WHAT NEEDS TO BE DONE
If a line below includes the string "damage", copy it.

DATASET EXTRACT

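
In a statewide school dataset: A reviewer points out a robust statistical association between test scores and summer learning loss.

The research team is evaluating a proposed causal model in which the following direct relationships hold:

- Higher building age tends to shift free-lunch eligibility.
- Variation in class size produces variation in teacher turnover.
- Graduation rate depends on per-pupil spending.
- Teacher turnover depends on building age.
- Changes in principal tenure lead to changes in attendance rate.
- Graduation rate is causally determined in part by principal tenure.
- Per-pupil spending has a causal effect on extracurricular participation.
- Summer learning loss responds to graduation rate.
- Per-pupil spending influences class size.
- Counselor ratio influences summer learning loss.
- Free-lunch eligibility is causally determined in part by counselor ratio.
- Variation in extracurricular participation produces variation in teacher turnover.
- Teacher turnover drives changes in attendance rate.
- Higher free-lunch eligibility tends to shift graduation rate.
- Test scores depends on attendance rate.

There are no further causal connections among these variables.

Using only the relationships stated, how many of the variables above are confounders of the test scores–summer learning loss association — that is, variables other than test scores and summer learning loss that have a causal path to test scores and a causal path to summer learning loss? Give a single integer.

3

The common causes are: building age (to test scores via building age → teacher turnover → attendance rate → test scores; to summer learning loss via building age → free-lunch eligibility → graduation rate → summer learning loss); per-pupil spending (to test scores via per-pupil spending → class size → teacher turnover → attendance rate → test scores; to summer learning loss via per-pupil spending → graduation rate → summer learning loss); principal tenure (to test scores via principal tenure → attendance rate → test scores; to summer learning loss via principal tenure → graduation rate → summer learning loss).
Every other variable lacks a causal path to at least one of test scores and summer learning loss.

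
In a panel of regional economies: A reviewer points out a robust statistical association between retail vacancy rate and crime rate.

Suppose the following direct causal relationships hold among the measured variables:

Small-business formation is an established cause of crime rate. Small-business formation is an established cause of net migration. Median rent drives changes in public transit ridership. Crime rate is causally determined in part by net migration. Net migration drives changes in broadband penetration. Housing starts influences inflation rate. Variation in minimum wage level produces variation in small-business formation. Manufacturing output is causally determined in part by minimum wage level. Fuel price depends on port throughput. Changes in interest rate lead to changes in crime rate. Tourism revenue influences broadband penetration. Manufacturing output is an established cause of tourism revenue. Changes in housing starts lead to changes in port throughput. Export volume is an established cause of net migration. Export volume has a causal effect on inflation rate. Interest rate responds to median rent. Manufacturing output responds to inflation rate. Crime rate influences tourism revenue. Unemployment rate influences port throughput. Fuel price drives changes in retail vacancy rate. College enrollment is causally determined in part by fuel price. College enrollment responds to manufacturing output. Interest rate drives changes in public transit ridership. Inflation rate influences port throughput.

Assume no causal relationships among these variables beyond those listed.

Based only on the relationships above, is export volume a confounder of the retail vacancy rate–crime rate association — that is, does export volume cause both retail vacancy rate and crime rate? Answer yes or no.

yes

Export volume has a causal path to retail vacancy rate (export volume → inflation rate → port throughput → fuel price → retail vacancy rate) and to crime rate (export volume → net migration → crime rate), so it is a common cause of both — a confounder.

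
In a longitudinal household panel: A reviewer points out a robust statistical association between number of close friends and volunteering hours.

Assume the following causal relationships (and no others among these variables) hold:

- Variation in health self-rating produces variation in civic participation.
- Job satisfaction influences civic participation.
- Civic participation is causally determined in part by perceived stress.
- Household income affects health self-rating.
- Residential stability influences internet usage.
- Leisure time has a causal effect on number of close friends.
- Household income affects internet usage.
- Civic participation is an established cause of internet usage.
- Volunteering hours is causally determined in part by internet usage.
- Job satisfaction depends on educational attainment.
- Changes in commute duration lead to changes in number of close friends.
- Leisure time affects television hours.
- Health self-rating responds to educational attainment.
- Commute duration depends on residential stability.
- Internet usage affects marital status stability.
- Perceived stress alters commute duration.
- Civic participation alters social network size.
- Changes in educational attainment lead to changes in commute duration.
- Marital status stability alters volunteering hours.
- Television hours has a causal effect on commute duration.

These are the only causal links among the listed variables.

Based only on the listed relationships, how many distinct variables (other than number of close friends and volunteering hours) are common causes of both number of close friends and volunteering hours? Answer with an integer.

3

The common causes are: educational attainment (to number of close friends via educational attainment → commute duration → number of close friends; to volunteering hours via educational attainment → health self-rating → civic participation → internet usage → volunteering hours); perceived stress (to number of close friends via perceived stress → commute duration → number of close friends; to volunteering hours via perceived stress → civic participation → internet usage → volunteering hours); residential stability (to number of close friends via residential stability → commute duration → number of close friends; to volunteering hours via residential stability → internet usage → volunteering hours).
Every other variable lacks a causal path to at least one of number of close friends and volunteering hours.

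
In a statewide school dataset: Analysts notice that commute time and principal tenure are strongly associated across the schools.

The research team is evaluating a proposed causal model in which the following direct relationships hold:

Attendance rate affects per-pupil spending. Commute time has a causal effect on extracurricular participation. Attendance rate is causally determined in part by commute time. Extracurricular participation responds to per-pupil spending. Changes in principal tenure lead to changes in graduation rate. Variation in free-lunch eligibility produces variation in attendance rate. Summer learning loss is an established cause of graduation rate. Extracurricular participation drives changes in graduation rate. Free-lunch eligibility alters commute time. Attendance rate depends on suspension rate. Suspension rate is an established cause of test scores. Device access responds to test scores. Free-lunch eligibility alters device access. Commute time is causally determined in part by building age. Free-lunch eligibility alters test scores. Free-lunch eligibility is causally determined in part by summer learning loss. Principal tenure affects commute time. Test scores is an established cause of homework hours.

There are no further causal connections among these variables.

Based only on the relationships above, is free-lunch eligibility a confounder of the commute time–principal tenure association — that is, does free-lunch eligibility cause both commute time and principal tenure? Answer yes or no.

no

Free-lunch eligibility has no stated causal path to principal tenure. A confounder must cause both variables, so free-lunch eligibility does not qualify.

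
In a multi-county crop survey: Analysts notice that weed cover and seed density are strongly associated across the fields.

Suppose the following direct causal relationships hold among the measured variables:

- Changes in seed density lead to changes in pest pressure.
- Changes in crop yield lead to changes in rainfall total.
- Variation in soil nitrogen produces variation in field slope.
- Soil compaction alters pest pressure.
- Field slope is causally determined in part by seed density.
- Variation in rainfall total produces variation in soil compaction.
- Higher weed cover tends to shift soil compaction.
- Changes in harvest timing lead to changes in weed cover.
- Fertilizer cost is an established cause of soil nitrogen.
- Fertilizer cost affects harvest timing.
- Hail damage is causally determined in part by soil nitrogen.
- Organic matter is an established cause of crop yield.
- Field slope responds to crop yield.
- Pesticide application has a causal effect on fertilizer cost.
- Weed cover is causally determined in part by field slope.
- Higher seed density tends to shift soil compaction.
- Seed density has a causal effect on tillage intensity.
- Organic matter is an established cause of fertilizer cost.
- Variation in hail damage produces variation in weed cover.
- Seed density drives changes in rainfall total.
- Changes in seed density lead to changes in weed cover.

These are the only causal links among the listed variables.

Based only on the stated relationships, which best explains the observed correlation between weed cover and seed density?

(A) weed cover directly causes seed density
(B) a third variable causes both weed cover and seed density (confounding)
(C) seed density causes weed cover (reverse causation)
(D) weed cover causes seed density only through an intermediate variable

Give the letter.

C

The stated link runs seed density → weed cover; weed cover has no causal path to seed density. No variable causes both, so confounding is ruled out. The correlation reflects reverse causation.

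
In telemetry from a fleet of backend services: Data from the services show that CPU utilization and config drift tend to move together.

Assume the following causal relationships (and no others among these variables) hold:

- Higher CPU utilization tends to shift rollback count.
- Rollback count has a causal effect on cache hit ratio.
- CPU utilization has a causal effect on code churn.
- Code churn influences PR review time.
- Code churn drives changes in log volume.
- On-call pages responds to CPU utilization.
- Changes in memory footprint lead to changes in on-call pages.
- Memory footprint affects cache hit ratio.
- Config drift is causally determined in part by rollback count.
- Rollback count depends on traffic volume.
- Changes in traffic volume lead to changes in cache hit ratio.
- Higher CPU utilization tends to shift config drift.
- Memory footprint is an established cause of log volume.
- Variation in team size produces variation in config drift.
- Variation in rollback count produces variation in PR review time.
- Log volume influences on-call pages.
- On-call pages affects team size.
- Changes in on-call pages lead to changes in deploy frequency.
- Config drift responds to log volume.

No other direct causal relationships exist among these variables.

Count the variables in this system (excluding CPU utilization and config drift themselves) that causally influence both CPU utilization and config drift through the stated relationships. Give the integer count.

0

No listed variable has a causal path to both CPU utilization and config drift, so there are no common causes.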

TASK RESULT
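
- Hail damage is causally determined in part by soil nitrogen.
- Variation in hail damage produces variation in weed cover.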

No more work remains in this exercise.